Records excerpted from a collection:

━━━━━━━━━━━━━━━━━━━━━━━━━━━━━━

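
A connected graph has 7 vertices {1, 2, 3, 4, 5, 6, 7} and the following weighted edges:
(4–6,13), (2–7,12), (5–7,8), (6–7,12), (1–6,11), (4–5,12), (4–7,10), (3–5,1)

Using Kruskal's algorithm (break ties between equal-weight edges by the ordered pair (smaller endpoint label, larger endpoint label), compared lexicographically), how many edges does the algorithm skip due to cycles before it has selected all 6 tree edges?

Kruskal: consider edges lightest-first.
3–5 (1): add — endpoints in different components.
5–7 (8): add — endpoints in different components.
4–7 (10): add — endpoints in different components.
1–6 (11): add — endpoints in different components.
2–7 (12): add — endpoints in different components.
4–5 (12): skip — 4 and 5 already connected.
6–7 (12): add — endpoints in different components.
Edges rejected before the tree was complete: 1.

1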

━━━━━━━━━━━━━━━━━━━━━━━━━━━━━━

▶ Task to complete
Repeat the line containing "(4–5,12), (4–7,10), (3–5,1)" and all subsequent lines through the final line of the data, exactly and with no others.

▶ Your response
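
(4–6,13), (2–7,12), (5–7,8), (6–7,12), (1–6,11), (4–5,12), (4–7,10), (3–5,1)

Using Kruskal's algorithm (break ties between equal-weight edges by the ordered pair (smaller endpoint label, larger endpoint label), compared lexicographically), how many edges does the algorithm skip due to cycles before it has selected all 6 tree edges?

Kruskal: consider edges lightest-first.
3–5 (1): add — endpoints in different components.
5–7 (8): add — endpoints in different components.
4–7 (10): add — endpoints in different components.
1–6 (11): add — endpoints in different components.
2–7 (12): add — endpoints in different components.
4–5 (12): skip — 4 and 5 already connected.
6–7 (12): add — endpoints in different components.
Edges rejected before the tree was complete: 1.

1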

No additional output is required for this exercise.